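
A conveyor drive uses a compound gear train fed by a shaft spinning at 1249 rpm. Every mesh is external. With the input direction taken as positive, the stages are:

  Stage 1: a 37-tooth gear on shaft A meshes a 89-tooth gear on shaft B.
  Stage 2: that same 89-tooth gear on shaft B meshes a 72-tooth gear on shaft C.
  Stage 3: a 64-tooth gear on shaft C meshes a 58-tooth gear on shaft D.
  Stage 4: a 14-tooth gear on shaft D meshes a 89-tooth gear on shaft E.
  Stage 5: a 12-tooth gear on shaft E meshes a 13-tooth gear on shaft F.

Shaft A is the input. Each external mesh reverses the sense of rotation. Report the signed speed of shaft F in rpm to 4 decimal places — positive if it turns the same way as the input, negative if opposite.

Stage 1 [37T→89T]: ω = 1249.0000×37/89 = 519.2472 rpm, dir flips to −; running = −519.2472
Stage 2 [89T→72T]: ω = 519.2472×89/72 = 641.8472 rpm, dir flips to +; running = +641.8472
Stage 3 [64T→58T]: ω = 641.8472×64/58 = 708.2452 rpm, dir flips to −; running = −708.2452
Stage 4 [14T→89T]: ω = 708.2452×14/89 = 111.4094 rpm, dir flips to +; running = +111.4094
Stage 5 [12T→13T]: ω = 111.4094×12/13 = 102.8394 rpm, dir flips to −; running = −102.8394

-102.8394 rpm (opposite to input, |ω| = 102.8394 rpm)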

□ □ □

GOAL OF THE EXERCISE: Look above for the line containing "Stage 5: a 12-tooth"; reproduce it and every line after it through the end of the material, exactly, and nothing else.

REPLY TO THE TASK:
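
  Stage 5: a 12-tooth gear on shaft E meshes a 13-tooth gear on shaft F.

Shaft A is the input. Each external mesh reverses the sense of rotation. Report the signed speed of shaft F in rpm to 4 decimal places — positive if it turns the same way as the input, negative if opposite.

Stage 1 [37T→89T]: ω = 1249.0000×37/89 = 519.2472 rpm, dir flips to −; running = −519.2472
Stage 2 [89T→72T]: ω = 519.2472×89/72 = 641.8472 rpm, dir flips to +; running = +641.8472
Stage 3 [64T→58T]: ω = 641.8472×64/58 = 708.2452 rpm, dir flips to −; running = −708.2452
Stage 4 [14T→89T]: ω = 708.2452×14/89 = 111.4094 rpm, dir flips to +; running = +111.4094
Stage 5 [12T→13T]: ω = 111.4094×12/13 = 102.8394 rpm, dir flips to −; running = −102.8394

-102.8394 rpm (opposite to input, |ω| = 102.8394 rpm)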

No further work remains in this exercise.